Beginning with the line where "Process P follows" occurs, set down each line of the records through the final one, exactly and without additions.

BEGIN WORKING DATA

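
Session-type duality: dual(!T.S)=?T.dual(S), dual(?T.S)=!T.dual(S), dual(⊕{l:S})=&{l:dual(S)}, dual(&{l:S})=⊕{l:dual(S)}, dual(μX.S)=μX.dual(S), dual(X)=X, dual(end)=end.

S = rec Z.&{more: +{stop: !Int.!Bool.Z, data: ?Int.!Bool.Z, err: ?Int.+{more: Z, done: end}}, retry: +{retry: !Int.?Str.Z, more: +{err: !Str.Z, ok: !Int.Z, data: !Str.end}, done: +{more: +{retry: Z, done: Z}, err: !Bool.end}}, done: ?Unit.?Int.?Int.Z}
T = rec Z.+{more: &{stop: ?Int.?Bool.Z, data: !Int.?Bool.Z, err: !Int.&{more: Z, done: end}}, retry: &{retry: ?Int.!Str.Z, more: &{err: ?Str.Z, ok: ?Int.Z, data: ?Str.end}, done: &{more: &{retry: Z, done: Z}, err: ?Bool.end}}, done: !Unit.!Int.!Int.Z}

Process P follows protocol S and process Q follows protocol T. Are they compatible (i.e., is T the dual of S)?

rec Z vs rec Z  ✓ (binder kept)
  &{more,retry,done} vs +{more,retry,done}  ✓ label sets agree
    [more]
      +{stop,data,err} vs &{stop,data,err}  ✓ label sets agree
        [stop]
          !Int vs ?Int  ✓
            !Bool vs ?Bool  ✓
              Z vs Z  ✓
        [data]
          ?Int vs !Int  ✓
            !Bool vs ?Bool  ✓
              Z vs Z  ✓
        [err]
          ?Int vs !Int  ✓
            +{more,done} vs &{more,done}  ✓ label sets agree
              [more]
                Z vs Z  ✓
              [done]
                end vs end  ✓
    [retry]
      +{retry,more,done} vs &{retry,more,done}  ✓ label sets agree
        [retry]
          !Int vs ?Int  ✓
            ?Str vs !Str  ✓
              Z vs Z  ✓
        [more]
          +{err,ok,data} vs &{err,ok,data}  ✓ label sets agree
            [err]
              !Str vs ?Str  ✓
                Z vs Z  ✓
            [ok]
              !Int vs ?Int  ✓
                Z vs Z  ✓
            [data]
              !Str vs ?Str  ✓
                end vs end  ✓
        [done]
          +{more,err} vs &{more,err}  ✓ label sets agree
            [more]
              +{retry,done} vs &{retry,done}  ✓ label sets agree
                [retry]
                  Z vs Z  ✓
                [done]
                  Z vs Z  ✓
            [err]
              !Bool vs ?Bool  ✓
                end vs end  ✓
    [done]
      ?Unit vs !Unit  ✓
        ?Int vs !Int  ✓
          ?Int vs !Int  ✓
            Z vs Z  ✓

YES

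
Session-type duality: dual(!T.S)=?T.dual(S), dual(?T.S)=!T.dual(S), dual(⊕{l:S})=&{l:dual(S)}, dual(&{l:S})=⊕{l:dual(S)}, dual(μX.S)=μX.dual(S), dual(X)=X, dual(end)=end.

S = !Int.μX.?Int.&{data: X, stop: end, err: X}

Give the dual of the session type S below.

?Int.μX.!Int.⊕{data: X, stop: end, err: X}

!Int ↦ ?Int
  μX ↦ μX  (binder kept)
    ?Int ↦ !Int
      &{data,stop,err} ↦ ⊕{data,stop,err}  (external→internal)
        • data:
          X ↦ X
        • stop:
          end ↦ end
        • err:
          X ↦ X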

END WORKING DATA

**SOLUTION FOR THIS EXERCISE**:
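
Process P follows protocol S and process Q follows protocol T. Are they compatible (i.e., is T the dual of S)?

rec Z vs rec Z  ✓ (binder kept)
  &{more,retry,done} vs +{more,retry,done}  ✓ label sets agree
    [more]
      +{stop,data,err} vs &{stop,data,err}  ✓ label sets agree
        [stop]
          !Int vs ?Int  ✓
            !Bool vs ?Bool  ✓
              Z vs Z  ✓
        [data]
          ?Int vs !Int  ✓
            !Bool vs ?Bool  ✓
              Z vs Z  ✓
        [err]
          ?Int vs !Int  ✓
            +{more,done} vs &{more,done}  ✓ label sets agree
              [more]
                Z vs Z  ✓
              [done]
                end vs end  ✓
    [retry]
      +{retry,more,done} vs &{retry,more,done}  ✓ label sets agree
        [retry]
          !Int vs ?Int  ✓
            ?Str vs !Str  ✓
              Z vs Z  ✓
        [more]
          +{err,ok,data} vs &{err,ok,data}  ✓ label sets agree
            [err]
              !Str vs ?Str  ✓
                Z vs Z  ✓
            [ok]
              !Int vs ?Int  ✓
                Z vs Z  ✓
            [data]
              !Str vs ?Str  ✓
                end vs end  ✓
        [done]
          +{more,err} vs &{more,err}  ✓ label sets agree
            [more]
              +{retry,done} vs &{retry,done}  ✓ label sets agree
                [retry]
                  Z vs Z  ✓
                [done]
                  Z vs Z  ✓
            [err]
              !Bool vs ?Bool  ✓
                end vs end  ✓
    [done]
      ?Unit vs !Unit  ✓
        ?Int vs !Int  ✓
          ?Int vs !Int  ✓
            Z vs Z  ✓

YES

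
Session-type duality: dual(!T.S)=?T.dual(S), dual(?T.S)=!T.dual(S), dual(⊕{l:S})=&{l:dual(S)}, dual(&{l:S})=⊕{l:dual(S)}, dual(μX.S)=μX.dual(S), dual(X)=X, dual(end)=end.

S = !Int.μX.?Int.&{data: X, stop: end, err: X}

Give the dual of the session type S below.

?Int.μX.!Int.⊕{data: X, stop: end, err: X}

!Int ↦ ?Int
  μX ↦ μX  (binder kept)
    ?Int ↦ !Int
      &{data,stop,err} ↦ ⊕{data,stop,err}  (external→internal)
        • data:
          X ↦ X
        • stop:
          end ↦ end
        • err:
          X ↦ X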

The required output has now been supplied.